- Supplied data
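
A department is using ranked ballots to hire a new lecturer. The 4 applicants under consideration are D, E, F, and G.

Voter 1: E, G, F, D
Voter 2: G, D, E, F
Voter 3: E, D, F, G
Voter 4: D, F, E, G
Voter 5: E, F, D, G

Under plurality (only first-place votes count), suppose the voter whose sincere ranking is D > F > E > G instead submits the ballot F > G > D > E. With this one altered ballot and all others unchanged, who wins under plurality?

E

First-place totals with the altered ballot: D 0, E 3, F 1, G 1.
The winner is unchanged: still E.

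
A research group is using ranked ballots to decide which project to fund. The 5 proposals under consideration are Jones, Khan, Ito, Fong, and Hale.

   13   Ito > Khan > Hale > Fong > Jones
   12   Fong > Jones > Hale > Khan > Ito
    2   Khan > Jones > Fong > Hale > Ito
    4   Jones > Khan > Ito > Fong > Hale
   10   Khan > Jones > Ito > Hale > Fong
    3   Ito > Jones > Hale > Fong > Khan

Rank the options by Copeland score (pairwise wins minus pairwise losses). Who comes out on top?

Pairwise results:
  Jones vs Khan: Khan wins 25–19.
  Jones vs Ito: Jones wins 28–16.
  Jones vs Fong: Fong wins 25–19.
  Jones vs Hale: Jones wins 31–13.
  Khan vs Ito: Khan wins 28–16.
  Khan vs Fong: Khan wins 29–15.
  Khan vs Hale: Khan wins 29–15.
  Ito vs Fong: Ito wins 30–14.
  Ito vs Hale: Ito wins 30–14.
  Fong vs Hale: Hale wins 26–18.
Copeland scores (wins − losses):
  Jones: 2 − 2 = 0
  Khan: 4 − 0 = 4
  Ito: 2 − 2 = 0
  Fong: 1 − 3 = -2
  Hale: 1 − 3 = -2
Khan has the best Copeland score.

Khan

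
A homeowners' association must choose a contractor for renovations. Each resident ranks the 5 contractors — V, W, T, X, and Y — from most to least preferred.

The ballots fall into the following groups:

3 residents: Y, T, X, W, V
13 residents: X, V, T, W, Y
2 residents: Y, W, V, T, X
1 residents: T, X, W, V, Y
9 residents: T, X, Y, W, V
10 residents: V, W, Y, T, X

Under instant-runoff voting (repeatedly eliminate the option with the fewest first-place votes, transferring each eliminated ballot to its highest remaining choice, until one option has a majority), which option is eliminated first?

Round 1: X 13, V 10, T 10, Y 5, W 0. W has the fewest and is eliminated.
Round 2: X 13, V 10, T 10, Y 5. Y has the fewest and is eliminated.
Round 3: T 13, X 13, V 12. V has the fewest and is eliminated.
Round 4: T 25, X 13. T has a majority.

W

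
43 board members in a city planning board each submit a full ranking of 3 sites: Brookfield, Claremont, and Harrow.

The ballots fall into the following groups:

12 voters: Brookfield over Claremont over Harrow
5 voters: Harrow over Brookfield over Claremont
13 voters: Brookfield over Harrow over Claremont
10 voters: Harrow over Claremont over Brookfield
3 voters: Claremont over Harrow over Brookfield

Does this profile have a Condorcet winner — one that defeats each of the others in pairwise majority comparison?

Head-to-head results (43 voters total):
Brookfield vs Claremont: Brookfield wins 30–13.
Brookfield vs Harrow: Brookfield wins 25–18.
Claremont vs Harrow: Harrow wins 28–15.
Brookfield beats each rival — Claremont (30–13), Harrow (25–18) — so Brookfield is the Condorcet winner.

Yes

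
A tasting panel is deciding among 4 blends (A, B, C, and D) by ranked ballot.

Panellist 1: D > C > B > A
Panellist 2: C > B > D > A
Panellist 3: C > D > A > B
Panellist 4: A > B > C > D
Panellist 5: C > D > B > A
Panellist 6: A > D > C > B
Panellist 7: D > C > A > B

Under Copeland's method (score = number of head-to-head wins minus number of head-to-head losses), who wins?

C

Pairwise results:
  A vs B: A wins 4–3.
  A vs C: C wins 5–2.
  A vs D: D wins 5–2.
  B vs C: C wins 6–1.
  B vs D: D wins 5–2.
  C vs D: C wins 4–3.
Copeland scores (wins − losses):
  A: 1 − 2 = -1
  B: 0 − 3 = -3
  C: 3 − 0 = 3
  D: 2 − 1 = 1
C has the best Copeland score.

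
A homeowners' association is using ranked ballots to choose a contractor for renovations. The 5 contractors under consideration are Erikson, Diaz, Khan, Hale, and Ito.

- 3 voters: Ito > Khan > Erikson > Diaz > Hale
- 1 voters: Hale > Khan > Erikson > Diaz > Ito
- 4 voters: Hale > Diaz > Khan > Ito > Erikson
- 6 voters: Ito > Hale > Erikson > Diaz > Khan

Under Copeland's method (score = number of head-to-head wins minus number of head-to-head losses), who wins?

Pairwise results:
  Erikson vs Diaz: Erikson wins 10–4.
  Erikson vs Khan: Khan wins 8–6.
  Erikson vs Hale: Hale wins 11–3.
  Erikson vs Ito: Ito wins 13–1.
  Diaz vs Khan: Diaz wins 10–4.
  Diaz vs Hale: Hale wins 11–3.
  Diaz vs Ito: Ito wins 9–5.
  Khan vs Hale: Hale wins 11–3.
  Khan vs Ito: Ito wins 9–5.
  Hale vs Ito: Ito wins 9–5.
Copeland scores (wins − losses):
  Erikson: 1 − 3 = -2
  Diaz: 1 − 3 = -2
  Khan: 1 − 3 = -2
  Hale: 3 − 1 = 2
  Ito: 4 − 0 = 4
Ito has the best Copeland score.

Ito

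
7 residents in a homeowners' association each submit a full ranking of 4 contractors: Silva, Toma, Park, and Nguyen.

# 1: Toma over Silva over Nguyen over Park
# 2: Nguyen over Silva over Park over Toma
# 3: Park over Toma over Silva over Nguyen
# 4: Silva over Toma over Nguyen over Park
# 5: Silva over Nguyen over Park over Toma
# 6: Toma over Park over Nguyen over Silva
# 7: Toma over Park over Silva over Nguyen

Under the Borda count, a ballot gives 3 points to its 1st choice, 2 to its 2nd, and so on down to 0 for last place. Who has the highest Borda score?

Toma

Borda scores:
  Silva: 2 + 2 + 1 + 3 + 3 + 0 + 1 = 12
  Toma: 3 + 0 + 2 + 2 + 0 + 3 + 3 = 13
  Park: 0 + 1 + 3 + 0 + 1 + 2 + 2 = 9
  Nguyen: 1 + 3 + 0 + 1 + 2 + 1 + 0 = 8
Toma has the highest total.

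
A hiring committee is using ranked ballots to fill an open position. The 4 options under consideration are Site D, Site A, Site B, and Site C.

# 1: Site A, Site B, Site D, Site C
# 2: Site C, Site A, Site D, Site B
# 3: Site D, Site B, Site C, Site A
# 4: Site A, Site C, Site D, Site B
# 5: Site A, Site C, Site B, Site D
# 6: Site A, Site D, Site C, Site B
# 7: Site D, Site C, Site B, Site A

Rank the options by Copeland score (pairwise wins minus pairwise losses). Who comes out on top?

Pairwise results:
  Site D vs Site A: Site A wins 5–2.
  Site D vs Site B: Site D wins 5–2.
  Site D vs Site C: Site D wins 4–3.
  Site A vs Site B: Site A wins 5–2.
  Site A vs Site C: Site A wins 4–3.
  Site B vs Site C: Site C wins 5–2.
Copeland scores (wins − losses):
  Site D: 2 − 1 = 1
  Site A: 3 − 0 = 3
  Site B: 0 − 3 = -3
  Site C: 1 − 2 = -1
Site A has the best Copeland score.

Site A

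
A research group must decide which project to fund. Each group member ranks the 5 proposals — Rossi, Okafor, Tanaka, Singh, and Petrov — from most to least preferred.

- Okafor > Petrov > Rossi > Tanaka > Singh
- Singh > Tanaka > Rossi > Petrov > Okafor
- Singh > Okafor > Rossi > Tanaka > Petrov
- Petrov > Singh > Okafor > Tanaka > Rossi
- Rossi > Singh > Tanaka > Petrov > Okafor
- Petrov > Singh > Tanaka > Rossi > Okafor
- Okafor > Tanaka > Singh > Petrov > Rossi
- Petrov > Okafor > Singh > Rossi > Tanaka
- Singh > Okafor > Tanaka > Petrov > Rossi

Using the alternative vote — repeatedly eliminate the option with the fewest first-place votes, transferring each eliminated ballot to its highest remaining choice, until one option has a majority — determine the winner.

Round 1: Singh 3, Petrov 3, Okafor 2, Rossi 1, Tanaka 0. Tanaka has the fewest and is eliminated.
Round 2: Singh 3, Petrov 3, Okafor 2, Rossi 1. Rossi has the fewest and is eliminated.
Round 3: Singh 4, Petrov 3, Okafor 2. Okafor has the fewest and is eliminated.
Round 4: Singh 5, Petrov 4. Singh has a majority.

Singh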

- Assignment
Take from the material above the lines running from the one with "3 residents: Y, T, X, W, V" through the one with "10 residents: V, W, Y, T, X", and repeat them exactly, with nothing else.

- Answer to the problem
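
3 residents: Y, T, X, W, V
13 residents: X, V, T, W, Y
2 residents: Y, W, V, T, X
1 residents: T, X, W, V, Y
9 residents: T, X, Y, W, V
10 residents: V, W, Y, T, X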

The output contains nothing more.